Try it:
In the records that follow, find the line with "The ultimate BOD"; from there, retype every line exactly through the line with "Adjust the deoxygenation", which also belongs to the answer.

-------- Extracted material

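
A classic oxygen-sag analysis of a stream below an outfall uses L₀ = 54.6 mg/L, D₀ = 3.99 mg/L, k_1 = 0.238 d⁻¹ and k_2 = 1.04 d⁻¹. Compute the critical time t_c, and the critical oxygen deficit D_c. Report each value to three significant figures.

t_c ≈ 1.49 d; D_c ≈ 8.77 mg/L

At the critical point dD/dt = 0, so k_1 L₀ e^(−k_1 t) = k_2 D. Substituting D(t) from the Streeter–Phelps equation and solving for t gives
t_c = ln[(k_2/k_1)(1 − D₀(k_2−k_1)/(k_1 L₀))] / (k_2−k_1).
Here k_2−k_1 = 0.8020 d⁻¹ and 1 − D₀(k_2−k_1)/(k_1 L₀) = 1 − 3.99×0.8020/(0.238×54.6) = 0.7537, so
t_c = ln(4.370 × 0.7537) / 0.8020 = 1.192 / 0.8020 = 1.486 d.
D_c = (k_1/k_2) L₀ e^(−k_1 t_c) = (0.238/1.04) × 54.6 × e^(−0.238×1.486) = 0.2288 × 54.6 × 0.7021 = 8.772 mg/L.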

----------------
-------- Extracted material

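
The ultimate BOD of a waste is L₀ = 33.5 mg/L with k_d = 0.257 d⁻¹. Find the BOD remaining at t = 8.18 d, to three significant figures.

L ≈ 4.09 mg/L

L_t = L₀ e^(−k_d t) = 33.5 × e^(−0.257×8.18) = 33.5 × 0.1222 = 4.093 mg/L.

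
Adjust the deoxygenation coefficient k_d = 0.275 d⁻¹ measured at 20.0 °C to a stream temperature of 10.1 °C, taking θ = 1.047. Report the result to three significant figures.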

----------------
-------- Extracted material

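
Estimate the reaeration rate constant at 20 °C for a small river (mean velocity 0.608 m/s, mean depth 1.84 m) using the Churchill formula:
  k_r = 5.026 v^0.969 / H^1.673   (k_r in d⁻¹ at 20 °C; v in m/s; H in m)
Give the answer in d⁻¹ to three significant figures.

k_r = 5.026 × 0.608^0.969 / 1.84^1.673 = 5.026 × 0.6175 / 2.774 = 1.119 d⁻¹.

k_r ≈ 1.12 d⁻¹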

----------------

Answer section:
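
The ultimate BOD of a waste is L₀ = 33.5 mg/L with k_d = 0.257 d⁻¹. Find the BOD remaining at t = 8.18 d, to three significant figures.

L ≈ 4.09 mg/L

L_t = L₀ e^(−k_d t) = 33.5 × e^(−0.257×8.18) = 33.5 × 0.1222 = 4.093 mg/L.

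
Adjust the deoxygenation coefficient k_d = 0.275 d⁻¹ measured at 20.0 °C to a stream temperature of 10.1 °C, taking θ = 1.047. Report the result to three significant figures.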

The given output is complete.